What you are asked to do:
Going line by line through the material below, tally those that contain the word "also" and give the count by itself.

Extracted material:

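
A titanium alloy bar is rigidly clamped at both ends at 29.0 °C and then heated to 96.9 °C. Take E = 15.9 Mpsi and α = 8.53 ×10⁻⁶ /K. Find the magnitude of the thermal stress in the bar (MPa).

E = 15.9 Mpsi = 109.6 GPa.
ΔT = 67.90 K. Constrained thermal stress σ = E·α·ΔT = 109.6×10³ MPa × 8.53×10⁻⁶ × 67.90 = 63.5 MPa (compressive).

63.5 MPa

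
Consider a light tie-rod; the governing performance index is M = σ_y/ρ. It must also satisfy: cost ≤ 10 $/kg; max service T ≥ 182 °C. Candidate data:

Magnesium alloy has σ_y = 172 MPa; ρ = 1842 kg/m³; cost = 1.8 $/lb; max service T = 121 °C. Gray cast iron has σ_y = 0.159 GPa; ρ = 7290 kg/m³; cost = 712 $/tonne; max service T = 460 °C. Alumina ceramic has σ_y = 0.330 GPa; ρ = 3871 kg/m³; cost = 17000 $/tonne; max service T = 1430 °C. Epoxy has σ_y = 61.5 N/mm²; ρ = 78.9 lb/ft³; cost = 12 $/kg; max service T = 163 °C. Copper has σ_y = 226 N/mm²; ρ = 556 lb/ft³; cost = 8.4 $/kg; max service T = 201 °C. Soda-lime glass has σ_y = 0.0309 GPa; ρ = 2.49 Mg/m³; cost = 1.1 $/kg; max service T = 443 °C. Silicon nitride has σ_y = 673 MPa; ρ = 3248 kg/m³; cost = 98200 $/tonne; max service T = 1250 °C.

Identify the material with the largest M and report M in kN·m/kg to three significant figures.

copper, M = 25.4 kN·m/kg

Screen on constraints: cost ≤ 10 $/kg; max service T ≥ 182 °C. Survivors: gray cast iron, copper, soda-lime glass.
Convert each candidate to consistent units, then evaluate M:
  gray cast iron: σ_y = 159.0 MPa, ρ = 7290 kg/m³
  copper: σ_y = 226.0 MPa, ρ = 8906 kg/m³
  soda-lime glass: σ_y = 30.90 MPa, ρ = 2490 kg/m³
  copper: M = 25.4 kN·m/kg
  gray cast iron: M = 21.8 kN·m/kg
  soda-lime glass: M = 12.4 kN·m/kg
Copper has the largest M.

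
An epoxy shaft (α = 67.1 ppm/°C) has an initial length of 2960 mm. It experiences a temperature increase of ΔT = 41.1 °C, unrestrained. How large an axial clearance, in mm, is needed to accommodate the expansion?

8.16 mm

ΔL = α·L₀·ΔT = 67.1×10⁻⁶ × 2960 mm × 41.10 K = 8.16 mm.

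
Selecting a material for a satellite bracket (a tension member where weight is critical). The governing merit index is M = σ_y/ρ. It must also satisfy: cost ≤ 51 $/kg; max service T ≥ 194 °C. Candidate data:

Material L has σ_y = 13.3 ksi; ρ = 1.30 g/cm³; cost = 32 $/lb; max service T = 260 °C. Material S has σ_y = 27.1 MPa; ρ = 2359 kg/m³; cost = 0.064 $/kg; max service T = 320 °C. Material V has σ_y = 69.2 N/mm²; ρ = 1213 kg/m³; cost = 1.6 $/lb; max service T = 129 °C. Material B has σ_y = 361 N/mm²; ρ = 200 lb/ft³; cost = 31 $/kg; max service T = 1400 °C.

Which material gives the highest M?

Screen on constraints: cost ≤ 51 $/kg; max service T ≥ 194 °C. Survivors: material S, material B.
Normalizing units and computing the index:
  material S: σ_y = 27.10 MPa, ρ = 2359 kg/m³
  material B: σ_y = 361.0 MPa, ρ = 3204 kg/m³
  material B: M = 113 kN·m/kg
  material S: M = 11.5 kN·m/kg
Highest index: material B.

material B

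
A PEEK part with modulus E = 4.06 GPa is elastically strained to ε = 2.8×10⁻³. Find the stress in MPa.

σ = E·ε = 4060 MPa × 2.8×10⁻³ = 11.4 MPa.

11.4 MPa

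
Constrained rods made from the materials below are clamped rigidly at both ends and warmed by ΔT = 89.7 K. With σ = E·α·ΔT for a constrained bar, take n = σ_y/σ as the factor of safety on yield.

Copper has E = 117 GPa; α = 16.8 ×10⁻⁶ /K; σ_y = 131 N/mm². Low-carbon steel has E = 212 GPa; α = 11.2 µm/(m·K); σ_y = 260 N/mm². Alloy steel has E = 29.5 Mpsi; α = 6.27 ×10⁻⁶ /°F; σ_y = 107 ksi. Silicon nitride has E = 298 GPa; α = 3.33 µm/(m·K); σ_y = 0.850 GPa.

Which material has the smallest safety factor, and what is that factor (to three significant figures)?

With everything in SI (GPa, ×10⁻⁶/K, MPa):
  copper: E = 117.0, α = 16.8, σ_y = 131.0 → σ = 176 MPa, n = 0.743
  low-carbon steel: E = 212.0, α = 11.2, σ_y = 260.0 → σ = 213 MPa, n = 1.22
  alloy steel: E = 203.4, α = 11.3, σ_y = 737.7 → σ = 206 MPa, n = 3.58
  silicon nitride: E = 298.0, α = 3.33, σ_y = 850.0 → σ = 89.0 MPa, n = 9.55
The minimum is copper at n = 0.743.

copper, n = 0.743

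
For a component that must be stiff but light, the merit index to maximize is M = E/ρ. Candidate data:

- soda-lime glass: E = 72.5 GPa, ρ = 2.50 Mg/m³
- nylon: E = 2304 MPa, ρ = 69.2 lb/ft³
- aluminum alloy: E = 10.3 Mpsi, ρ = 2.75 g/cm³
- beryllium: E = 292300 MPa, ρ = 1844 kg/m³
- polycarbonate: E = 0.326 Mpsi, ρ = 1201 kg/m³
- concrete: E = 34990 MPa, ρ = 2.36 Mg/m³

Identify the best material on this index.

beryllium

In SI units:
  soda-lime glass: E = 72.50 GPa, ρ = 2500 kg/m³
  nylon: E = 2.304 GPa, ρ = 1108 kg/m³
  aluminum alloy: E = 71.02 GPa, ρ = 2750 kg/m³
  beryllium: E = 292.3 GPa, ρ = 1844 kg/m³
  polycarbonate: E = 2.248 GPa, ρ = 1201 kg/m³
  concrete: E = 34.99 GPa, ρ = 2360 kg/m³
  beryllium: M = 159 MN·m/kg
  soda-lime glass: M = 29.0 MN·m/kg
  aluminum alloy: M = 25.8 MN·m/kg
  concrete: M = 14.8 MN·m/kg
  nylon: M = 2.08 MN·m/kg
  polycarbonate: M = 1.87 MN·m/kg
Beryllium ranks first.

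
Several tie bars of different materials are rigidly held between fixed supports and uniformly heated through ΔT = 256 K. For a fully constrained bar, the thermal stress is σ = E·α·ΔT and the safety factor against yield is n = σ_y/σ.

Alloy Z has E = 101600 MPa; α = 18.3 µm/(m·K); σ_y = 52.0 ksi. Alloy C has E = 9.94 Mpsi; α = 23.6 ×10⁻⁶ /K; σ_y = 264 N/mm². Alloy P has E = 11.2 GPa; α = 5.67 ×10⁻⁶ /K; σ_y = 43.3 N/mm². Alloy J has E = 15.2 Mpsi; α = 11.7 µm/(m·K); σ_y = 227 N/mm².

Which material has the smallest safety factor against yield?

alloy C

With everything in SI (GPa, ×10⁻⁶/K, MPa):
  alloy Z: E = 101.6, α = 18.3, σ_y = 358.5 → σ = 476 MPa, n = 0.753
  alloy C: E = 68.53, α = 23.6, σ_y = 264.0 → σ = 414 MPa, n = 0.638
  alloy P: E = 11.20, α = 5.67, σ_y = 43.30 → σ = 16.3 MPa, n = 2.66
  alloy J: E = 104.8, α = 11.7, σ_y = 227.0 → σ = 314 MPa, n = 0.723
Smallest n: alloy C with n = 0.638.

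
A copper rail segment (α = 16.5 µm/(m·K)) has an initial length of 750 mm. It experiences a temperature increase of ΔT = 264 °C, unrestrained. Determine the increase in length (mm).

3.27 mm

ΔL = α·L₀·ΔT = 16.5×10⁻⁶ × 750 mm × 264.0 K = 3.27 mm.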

Result of this task:
2